- **WHAT NEEDS TO BE DONE**
Every line from the line containing "Compare the sum" through the final line below is to be repeated exactly; no other line is.

--*--

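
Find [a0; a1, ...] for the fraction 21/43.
[0; 2, 21]

Euclidean algorithm steps:
21 = 0 × 43 + 21
43 = 2 × 21 + 1
21 = 21 × 1 + 0
Continued fraction: [0; 2, 21]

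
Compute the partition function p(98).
150198136

p(n) counts ways to write n as a sum of positive integers (order ignored).
Euler's pentagonal recurrence: p(k) = p(k-1) + p(k-2) - p(k-5) - p(k-7) + p(k-12) + p(k-15) - ... (offsets j(3j∓1)/2, signs ++--, p(0)=1, p(<0)=0).
DP table for k = 0..97: p(0)=1, p(1)=1, p(2)=2, p(3)=3, p(4)=5, p(5)=7, p(6)=11, p(7)=15, p(8)=22, p(9)=30, p(10)=42, p(11)=56, p(12)=77, p(13)=101, p(14)=135, p(15)=176, p(16)=231, p(17)=297, p(18)=385, p(19)=490, p(20)=627, p(21)=792, p(22)=1002, p(23)=1255, p(24)=1575, p(25)=1958, p(26)=2436, p(27)=3010, p(28)=3718, p(29)=4565, p(30)=5604, p(31)=6842, p(32)=8349, p(33)=10143, p(34)=12310, p(35)=14883, p(36)=17977, p(37)=21637, p(38)=26015, p(39)=31185, p(40)=37338, p(41)=44583, p(42)=53174, p(43)=63261, p(44)=75175, p(45)=89134, p(46)=105558, p(47)=124754, p(48)=147273, p(49)=173525, p(50)=204226, p(51)=239943, p(52)=281589, p(53)=329931, p(54)=386155, p(55)=451276, p(56)=526823, p(57)=614154, p(58)=715220, p(59)=831820, p(60)=966467, p(61)=1121505, p(62)=1300156, p(63)=1505499, p(64)=1741630, p(65)=2012558, p(66)=2323520, p(67)=2679689, p(68)=3087735, p(69)=3554345, p(70)=4087968, p(71)=4697205, p(72)=5392783, p(73)=6185689, p(74)=7089500, p(75)=8118264, p(76)=9289091, p(77)=10619863, p(78)=12132164, p(79)=13848650, p(80)=15796476, p(81)=18004327, p(82)=20506255, p(83)=23338469, p(84)=26543660, p(85)=30167357, p(86)=34262962, p(87)=38887673, p(88)=44108109, p(89)=49995925, p(90)=56634173, p(91)=64112359, p(92)=72533807, p(93)=82010177, p(94)=92669720, p(95)=104651419, p(96)=118114304, p(97)=133230930.
Final step: p(98) = p(97) + p(96) - p(93) - p(91) + p(86) + p(83) - p(76) - p(72) + p(63) + p(58) - p(47) - p(41) + p(28) + p(21) - p(6)
= 133230930 + 118114304 - 82010177 - 64112359 + 34262962 + 23338469 - 9289091 - 5392783 + 1505499 + 715220 - 124754 - 44583 + 3718 + 792 - 11
= 150198136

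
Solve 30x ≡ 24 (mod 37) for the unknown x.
x ≡ 23 (mod 37)

gcd(30, 37) = 1, which divides 24, so solutions exist.
Find 30^(-1) mod 37 by the extended Euclidean algorithm:
37 = 1 × 30 + 7  ⟹  7 = (1)·37 + (-1)·30
30 = 4 × 7 + 2  ⟹  2 = (-4)·37 + (5)·30
7 = 3 × 2 + 1  ⟹  1 = (13)·37 + (-16)·30
So (-16)·30 ≡ 1 (mod 37), i.e. 30^(-1) ≡ -16 ≡ 21 (mod 37).
x ≡ 21 × 24 = 504 ≡ 23 (mod 37).
Check: 30 × 23 = 690 ≡ 24 (mod 37).
Unique solution: x ≡ 23 (mod 37)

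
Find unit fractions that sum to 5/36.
1/8 + 1/72

Greedy algorithm:
5/36: ceiling(36/5) = 8, use 1/8
1/72: ceiling(72/1) = 72, use 1/72
Result: 5/36 = 1/8 + 1/72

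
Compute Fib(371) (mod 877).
632

Matrix identity: Q^n = [[F_(n+1), F_n], [F_n, F_(n-1)]] with Q = [[1,1],[1,0]].
n = 371 = 101110011₂. Square-and-multiply, entries mod 877:
Q^1 = [[1,1],[1,0]]
Q^2 = (Q^1)² = [[2,1],[1,1]]
Q^5 = (Q^2)²·Q = [[8,5],[5,3]]
Q^11 = (Q^5)²·Q = [[144,89],[89,55]]
Q^23 = (Q^11)²·Q = [[764,593],[593,171]]
Q^46 = (Q^23)² = [[463,191],[191,272]]
Q^92 = (Q^46)² = [[28,65],[65,840]]
Q^185 = (Q^92)²·Q = [[39,624],[624,292]]
Q^371 = (Q^185)²·Q = [[204,632],[632,449]]
F_371 mod 877 = Q^371[0][1] = 632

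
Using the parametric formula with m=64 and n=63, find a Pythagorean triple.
(127, 8064, 8065)

Euclid's formula: a = m² - n², b = 2mn, c = m² + n²
m = 64, n = 63
a = 64² - 63² = 4096 - 3969 = 127
b = 2 × 64 × 63 = 8064
c = 64² + 63² = 4096 + 3969 = 8065
Verification: 127² + 8064² = 16129 + 65028096 = 65044225 = 8065² ✓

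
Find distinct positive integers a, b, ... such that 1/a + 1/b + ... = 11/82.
1/8 + 1/110 + 1/18040

Greedy algorithm:
11/82: ceiling(82/11) = 8, use 1/8
3/328: ceiling(328/3) = 110, use 1/110
1/18040: ceiling(18040/1) = 18040, use 1/18040
Result: 11/82 = 1/8 + 1/110 + 1/18040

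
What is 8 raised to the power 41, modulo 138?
50

Repeated squaring. Binary of 41 = 101001.
8^1 ≡ 8 (mod 138); 8^2 ≡ 64 (mod 138); 8^4 ≡ 94 (mod 138); 8^8 ≡ 4 (mod 138); 8^16 ≡ 16 (mod 138); 8^32 ≡ 118 (mod 138)
8^41 = 8^1 × 8^8 × 8^32 ≡ 50 (mod 138)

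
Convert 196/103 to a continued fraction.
[1; 1, 9, 3, 3]

Euclidean algorithm steps:
196 = 1 × 103 + 93
103 = 1 × 93 + 10
93 = 9 × 10 + 3
10 = 3 × 3 + 1
3 = 3 × 1 + 0
Continued fraction: [1; 1, 9, 3, 3]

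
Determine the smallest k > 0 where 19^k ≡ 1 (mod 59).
29

59 is prime, so ord(19) divides φ(59) = 58.
Divisors of 58: 1, 2, 29, 58.
Repeated squaring: 19^1 ≡ 19, 19^2 ≡ 7, 19^4 ≡ 49, 19^8 ≡ 41, 19^16 ≡ 29, 19^32 ≡ 15 (mod 59).
Test 19^d mod 59 for each divisor d in increasing order:
19^1 ≡ 19
19^2 ≡ 7
19^29 = 19^16·19^8·19^4·19^1 ≡ 1  ← first divisor giving 1
The order is 29.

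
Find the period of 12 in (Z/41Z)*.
40

41 is prime, so ord(12) divides φ(41) = 40.
Divisors of 40: 1, 2, 4, 5, 8, 10, 20, 40.
Repeated squaring: 12^1 ≡ 12, 12^2 ≡ 21, 12^4 ≡ 31, 12^8 ≡ 18, 12^16 ≡ 37, 12^32 ≡ 16 (mod 41).
Test 12^d mod 41 for each divisor d in increasing order:
12^1 ≡ 12
12^2 ≡ 21
12^4 ≡ 31
12^5 = 12^4·12^1 ≡ 3
12^8 ≡ 18
12^10 = 12^8·12^2 ≡ 9
12^20 = 12^16·12^4 ≡ 40
12^40 = 12^32·12^8 ≡ 1  ← first divisor giving 1
The order is 40.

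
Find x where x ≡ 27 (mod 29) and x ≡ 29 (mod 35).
694

Using Chinese Remainder Theorem:
M = 29 × 35 = 1015
M1 = 35, M2 = 29
y1 = 35^(-1) mod 29 = 5
y2 = 29^(-1) mod 35 = 29
x = (27×35×5 + 29×29×29) mod 1015 = 694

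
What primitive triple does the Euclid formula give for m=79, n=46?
(4125, 7268, 8357)

Euclid's formula: a = m² - n², b = 2mn, c = m² + n²
m = 79, n = 46
a = 79² - 46² = 6241 - 2116 = 4125
b = 2 × 79 × 46 = 7268
c = 79² + 46² = 6241 + 2116 = 8357
Verification: 4125² + 7268² = 17015625 + 52823824 = 69839449 = 8357² ✓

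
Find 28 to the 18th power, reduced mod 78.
64

Repeated squaring. Binary of 18 = 10010.
28^1 ≡ 28 (mod 78); 28^2 ≡ 4 (mod 78); 28^4 ≡ 16 (mod 78); 28^8 ≡ 22 (mod 78); 28^16 ≡ 16 (mod 78)
28^18 = 28^2 × 28^16 ≡ 64 (mod 78)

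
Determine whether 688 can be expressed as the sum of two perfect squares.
Not possible

Factorization: 688 = 2^4 × 43
By Fermat: n is sum of two squares iff every prime p ≡ 3 (mod 4) appears to even power.
Prime(s) ≡ 3 (mod 4) with odd exponent: [(43, 1)]
Therefore 688 cannot be expressed as a² + b².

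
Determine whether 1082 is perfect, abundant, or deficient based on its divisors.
deficient

Proper divisors of 1082: sum = 1 + 2 + 541 = 544
Since 544 < 1082, 1082 is deficient.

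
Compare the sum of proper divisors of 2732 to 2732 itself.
deficient

Proper divisors of 2732: sum = 1 + 2 + 4 + 683 + 1366 = 2056
Since 2056 < 2732, 2732 is deficient.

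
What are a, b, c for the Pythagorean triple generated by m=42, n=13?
(1595, 1092, 1933)

Euclid's formula: a = m² - n², b = 2mn, c = m² + n²
m = 42, n = 13
a = 42² - 13² = 1764 - 169 = 1595
b = 2 × 42 × 13 = 1092
c = 42² + 13² = 1764 + 169 = 1933
Verification: 1595² + 1092² = 2544025 + 1192464 = 3736489 = 1933² ✓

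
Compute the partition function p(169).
250438925115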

--*--

- **EXERCISE RESPONSE**
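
Compare the sum of proper divisors of 2732 to 2732 itself.
deficient

Proper divisors of 2732: sum = 1 + 2 + 4 + 683 + 1366 = 2056
Since 2056 < 2732, 2732 is deficient.

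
What are a, b, c for the Pythagorean triple generated by m=42, n=13?
(1595, 1092, 1933)

Euclid's formula: a = m² - n², b = 2mn, c = m² + n²
m = 42, n = 13
a = 42² - 13² = 1764 - 169 = 1595
b = 2 × 42 × 13 = 1092
c = 42² + 13² = 1764 + 169 = 1933
Verification: 1595² + 1092² = 2544025 + 1192464 = 3736489 = 1933² ✓

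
Compute the partition function p(169).
250438925115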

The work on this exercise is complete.